**Task description**
Exactly as written, transcribe the data that follows.

++++

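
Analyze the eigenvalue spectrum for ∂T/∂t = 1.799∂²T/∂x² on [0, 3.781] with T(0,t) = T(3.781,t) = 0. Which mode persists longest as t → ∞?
Eigenvalues: λₙ = 1.799n²π²/3.781².
First three modes:
  n=1: λ₁ = 1.799π²/3.781² ≈ 1.242
  n=2: λ₂ = 7.196π²/3.781² ≈ 4.968 (4× faster decay)
  n=3: λ₃ = 16.191π²/3.781² ≈ 11.178 (9× faster decay)
As t → ∞, higher modes decay exponentially faster. The n=1 mode dominates: T ~ c₁ sin(πx/3.781) e^{-λ₁t}.
Decay rate: λ₁ = 1.799π²/3.781² ≈ 1.242.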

++++

**Response box**
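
Analyze the eigenvalue spectrum for ∂T/∂t = 1.799∂²T/∂x² on [0, 3.781] with T(0,t) = T(3.781,t) = 0. Which mode persists longest as t → ∞?
Eigenvalues: λₙ = 1.799n²π²/3.781².
First three modes:
  n=1: λ₁ = 1.799π²/3.781² ≈ 1.242
  n=2: λ₂ = 7.196π²/3.781² ≈ 4.968 (4× faster decay)
  n=3: λ₃ = 16.191π²/3.781² ≈ 11.178 (9× faster decay)
As t → ∞, higher modes decay exponentially faster. The n=1 mode dominates: T ~ c₁ sin(πx/3.781) e^{-λ₁t}.
Decay rate: λ₁ = 1.799π²/3.781² ≈ 1.242.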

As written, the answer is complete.